## What you need to do
Look through the records below for the line with "1/382 s with" and the line with "pos=(+0.083,+0.041) vel=(+0.000,+0.000) ωy=+0.00", then return those lines and all lines between, exactly.

## Supplied records

BEGIN

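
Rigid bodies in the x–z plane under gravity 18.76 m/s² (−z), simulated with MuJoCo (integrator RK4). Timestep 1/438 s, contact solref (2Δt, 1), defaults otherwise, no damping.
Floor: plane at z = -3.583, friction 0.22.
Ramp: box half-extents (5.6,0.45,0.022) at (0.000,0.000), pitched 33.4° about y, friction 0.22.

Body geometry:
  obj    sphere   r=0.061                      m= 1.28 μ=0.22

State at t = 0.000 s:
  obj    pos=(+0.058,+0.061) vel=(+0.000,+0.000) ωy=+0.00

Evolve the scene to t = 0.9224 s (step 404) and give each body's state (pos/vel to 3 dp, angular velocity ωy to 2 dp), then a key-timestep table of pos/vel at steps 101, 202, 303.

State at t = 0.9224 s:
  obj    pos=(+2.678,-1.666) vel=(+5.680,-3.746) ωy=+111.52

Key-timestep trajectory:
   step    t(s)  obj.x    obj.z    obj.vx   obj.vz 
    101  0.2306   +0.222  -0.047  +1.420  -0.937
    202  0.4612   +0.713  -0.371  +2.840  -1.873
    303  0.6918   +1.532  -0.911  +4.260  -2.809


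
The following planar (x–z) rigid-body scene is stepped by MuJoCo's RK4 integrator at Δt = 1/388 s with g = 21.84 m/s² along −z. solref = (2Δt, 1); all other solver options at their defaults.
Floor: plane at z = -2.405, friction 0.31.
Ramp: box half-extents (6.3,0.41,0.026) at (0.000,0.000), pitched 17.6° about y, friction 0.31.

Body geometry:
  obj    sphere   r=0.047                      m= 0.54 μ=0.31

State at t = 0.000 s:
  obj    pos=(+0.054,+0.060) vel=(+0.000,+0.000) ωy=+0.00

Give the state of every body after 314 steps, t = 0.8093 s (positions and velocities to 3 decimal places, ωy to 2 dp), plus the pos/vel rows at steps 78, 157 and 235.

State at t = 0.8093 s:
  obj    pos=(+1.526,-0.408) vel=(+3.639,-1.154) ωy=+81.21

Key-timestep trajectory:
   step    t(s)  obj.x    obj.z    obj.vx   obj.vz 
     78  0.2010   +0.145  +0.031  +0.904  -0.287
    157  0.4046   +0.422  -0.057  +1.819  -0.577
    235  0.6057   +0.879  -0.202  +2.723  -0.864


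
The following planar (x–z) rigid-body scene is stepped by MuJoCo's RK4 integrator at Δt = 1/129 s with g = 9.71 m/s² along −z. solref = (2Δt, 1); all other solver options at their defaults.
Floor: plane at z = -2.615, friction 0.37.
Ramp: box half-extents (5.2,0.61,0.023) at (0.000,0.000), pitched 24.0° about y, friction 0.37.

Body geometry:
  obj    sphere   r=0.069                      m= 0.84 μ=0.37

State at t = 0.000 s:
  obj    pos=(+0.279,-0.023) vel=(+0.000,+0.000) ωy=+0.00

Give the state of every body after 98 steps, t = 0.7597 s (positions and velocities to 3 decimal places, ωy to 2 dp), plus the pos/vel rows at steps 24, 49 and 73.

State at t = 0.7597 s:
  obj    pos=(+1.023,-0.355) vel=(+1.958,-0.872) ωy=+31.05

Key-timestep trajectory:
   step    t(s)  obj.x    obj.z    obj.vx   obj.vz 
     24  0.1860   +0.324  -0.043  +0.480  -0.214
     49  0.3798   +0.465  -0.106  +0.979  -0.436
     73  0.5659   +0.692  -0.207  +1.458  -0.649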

END
BEGIN

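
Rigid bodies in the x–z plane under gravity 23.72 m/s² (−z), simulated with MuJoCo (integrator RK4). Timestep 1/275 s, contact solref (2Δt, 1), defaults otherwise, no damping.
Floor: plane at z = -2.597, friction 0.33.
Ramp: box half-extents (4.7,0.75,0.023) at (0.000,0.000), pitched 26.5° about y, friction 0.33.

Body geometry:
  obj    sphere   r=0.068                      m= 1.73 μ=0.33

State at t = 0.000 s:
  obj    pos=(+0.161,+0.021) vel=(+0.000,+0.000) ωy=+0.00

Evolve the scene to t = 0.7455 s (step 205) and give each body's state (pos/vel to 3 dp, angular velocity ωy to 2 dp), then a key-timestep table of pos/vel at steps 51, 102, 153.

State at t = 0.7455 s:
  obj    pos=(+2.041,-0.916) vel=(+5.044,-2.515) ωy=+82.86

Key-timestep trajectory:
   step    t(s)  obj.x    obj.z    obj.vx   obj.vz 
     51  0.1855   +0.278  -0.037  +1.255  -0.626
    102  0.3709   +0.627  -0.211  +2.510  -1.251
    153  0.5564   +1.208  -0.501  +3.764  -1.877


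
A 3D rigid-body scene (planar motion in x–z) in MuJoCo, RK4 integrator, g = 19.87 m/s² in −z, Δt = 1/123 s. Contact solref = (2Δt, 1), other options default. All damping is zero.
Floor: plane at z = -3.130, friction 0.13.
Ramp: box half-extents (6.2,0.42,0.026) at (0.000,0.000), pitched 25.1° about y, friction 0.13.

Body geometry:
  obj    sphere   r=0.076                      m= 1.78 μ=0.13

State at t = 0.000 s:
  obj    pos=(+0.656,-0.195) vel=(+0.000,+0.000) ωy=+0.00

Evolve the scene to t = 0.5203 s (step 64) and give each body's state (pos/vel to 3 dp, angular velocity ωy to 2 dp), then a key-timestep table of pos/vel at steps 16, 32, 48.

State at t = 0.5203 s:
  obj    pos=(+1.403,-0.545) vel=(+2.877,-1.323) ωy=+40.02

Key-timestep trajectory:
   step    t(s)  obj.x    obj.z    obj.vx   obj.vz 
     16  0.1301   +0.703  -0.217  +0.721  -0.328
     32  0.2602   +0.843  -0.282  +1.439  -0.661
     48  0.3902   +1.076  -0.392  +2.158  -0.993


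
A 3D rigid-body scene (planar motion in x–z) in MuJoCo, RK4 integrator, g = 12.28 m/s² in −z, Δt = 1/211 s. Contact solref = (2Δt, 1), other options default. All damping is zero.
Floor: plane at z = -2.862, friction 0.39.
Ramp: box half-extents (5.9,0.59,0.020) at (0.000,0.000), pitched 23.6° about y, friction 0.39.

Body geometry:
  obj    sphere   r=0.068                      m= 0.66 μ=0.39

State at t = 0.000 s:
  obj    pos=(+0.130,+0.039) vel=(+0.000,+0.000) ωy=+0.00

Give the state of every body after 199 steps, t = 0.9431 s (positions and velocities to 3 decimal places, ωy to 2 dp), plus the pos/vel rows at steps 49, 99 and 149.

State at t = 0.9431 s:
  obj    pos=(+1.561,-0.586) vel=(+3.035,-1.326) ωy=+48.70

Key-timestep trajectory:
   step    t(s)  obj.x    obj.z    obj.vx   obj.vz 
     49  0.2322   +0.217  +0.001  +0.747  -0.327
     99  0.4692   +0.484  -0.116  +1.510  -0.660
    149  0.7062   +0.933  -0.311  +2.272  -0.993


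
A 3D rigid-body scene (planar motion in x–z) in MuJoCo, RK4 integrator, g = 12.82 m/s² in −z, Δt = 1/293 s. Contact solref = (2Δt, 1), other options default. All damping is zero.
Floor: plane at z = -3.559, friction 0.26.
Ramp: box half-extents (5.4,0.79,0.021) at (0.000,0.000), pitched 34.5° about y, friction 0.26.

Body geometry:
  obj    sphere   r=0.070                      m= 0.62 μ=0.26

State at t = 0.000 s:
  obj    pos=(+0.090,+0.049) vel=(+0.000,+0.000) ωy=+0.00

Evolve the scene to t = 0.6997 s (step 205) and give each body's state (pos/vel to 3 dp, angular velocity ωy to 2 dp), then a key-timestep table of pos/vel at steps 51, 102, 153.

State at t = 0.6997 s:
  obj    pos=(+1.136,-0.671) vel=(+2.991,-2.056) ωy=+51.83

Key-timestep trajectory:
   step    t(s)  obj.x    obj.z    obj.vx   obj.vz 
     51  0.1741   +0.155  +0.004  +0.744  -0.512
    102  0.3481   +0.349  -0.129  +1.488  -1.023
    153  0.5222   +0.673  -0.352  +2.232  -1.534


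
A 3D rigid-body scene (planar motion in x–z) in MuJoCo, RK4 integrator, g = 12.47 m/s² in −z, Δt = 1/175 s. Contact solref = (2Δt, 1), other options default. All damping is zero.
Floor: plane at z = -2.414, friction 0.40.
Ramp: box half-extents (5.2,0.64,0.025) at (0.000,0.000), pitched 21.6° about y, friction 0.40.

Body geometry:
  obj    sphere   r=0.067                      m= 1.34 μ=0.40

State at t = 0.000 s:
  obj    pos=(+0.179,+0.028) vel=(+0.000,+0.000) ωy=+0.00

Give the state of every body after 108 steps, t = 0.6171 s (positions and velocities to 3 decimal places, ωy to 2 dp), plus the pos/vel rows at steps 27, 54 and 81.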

END
BEGIN

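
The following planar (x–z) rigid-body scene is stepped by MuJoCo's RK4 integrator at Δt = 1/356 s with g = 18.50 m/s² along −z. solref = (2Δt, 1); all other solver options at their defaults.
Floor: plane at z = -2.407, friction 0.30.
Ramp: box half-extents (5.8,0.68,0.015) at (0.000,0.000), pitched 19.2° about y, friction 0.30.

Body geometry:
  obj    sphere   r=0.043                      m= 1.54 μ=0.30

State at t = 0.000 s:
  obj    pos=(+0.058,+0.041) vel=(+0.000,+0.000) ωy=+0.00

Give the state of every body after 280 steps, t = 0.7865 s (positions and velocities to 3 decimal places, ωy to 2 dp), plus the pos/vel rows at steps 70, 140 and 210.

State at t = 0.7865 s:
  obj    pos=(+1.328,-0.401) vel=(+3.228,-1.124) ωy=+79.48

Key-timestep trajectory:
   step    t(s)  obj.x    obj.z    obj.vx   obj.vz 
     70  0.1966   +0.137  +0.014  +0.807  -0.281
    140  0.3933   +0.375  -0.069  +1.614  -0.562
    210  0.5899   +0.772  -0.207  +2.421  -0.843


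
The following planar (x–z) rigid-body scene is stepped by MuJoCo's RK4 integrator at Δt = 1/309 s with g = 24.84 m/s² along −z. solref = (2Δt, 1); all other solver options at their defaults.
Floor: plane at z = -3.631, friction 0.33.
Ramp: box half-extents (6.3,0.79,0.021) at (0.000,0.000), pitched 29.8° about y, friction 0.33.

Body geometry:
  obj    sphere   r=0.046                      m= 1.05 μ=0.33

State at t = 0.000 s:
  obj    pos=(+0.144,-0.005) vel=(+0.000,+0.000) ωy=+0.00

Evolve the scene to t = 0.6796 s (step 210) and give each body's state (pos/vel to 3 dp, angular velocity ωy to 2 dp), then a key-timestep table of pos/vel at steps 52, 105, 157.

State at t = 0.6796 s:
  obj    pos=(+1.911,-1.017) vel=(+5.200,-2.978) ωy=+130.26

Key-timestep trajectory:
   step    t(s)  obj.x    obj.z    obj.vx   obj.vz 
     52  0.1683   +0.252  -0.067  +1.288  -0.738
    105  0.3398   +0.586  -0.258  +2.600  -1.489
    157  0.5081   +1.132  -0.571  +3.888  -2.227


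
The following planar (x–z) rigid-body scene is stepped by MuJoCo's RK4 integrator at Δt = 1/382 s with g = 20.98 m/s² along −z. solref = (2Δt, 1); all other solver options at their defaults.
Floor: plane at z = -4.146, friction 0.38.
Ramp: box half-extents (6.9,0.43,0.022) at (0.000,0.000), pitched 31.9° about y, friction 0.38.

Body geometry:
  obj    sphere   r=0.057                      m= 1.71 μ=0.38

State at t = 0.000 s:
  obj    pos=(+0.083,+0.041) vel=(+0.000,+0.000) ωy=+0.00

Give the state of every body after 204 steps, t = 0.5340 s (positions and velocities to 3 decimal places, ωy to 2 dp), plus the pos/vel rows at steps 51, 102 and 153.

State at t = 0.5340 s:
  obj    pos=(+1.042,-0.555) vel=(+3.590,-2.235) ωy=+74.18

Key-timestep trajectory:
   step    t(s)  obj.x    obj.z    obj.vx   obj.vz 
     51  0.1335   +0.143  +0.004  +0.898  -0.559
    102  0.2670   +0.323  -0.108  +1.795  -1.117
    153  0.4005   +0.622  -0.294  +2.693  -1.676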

END

## Completed exercise
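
The following planar (x–z) rigid-body scene is stepped by MuJoCo's RK4 integrator at Δt = 1/382 s with g = 20.98 m/s² along −z. solref = (2Δt, 1); all other solver options at their defaults.
Floor: plane at z = -4.146, friction 0.38.
Ramp: box half-extents (6.9,0.43,0.022) at (0.000,0.000), pitched 31.9° about y, friction 0.38.

Body geometry:
  obj    sphere   r=0.057                      m= 1.71 μ=0.38

State at t = 0.000 s:
  obj    pos=(+0.083,+0.041) vel=(+0.000,+0.000) ωy=+0.00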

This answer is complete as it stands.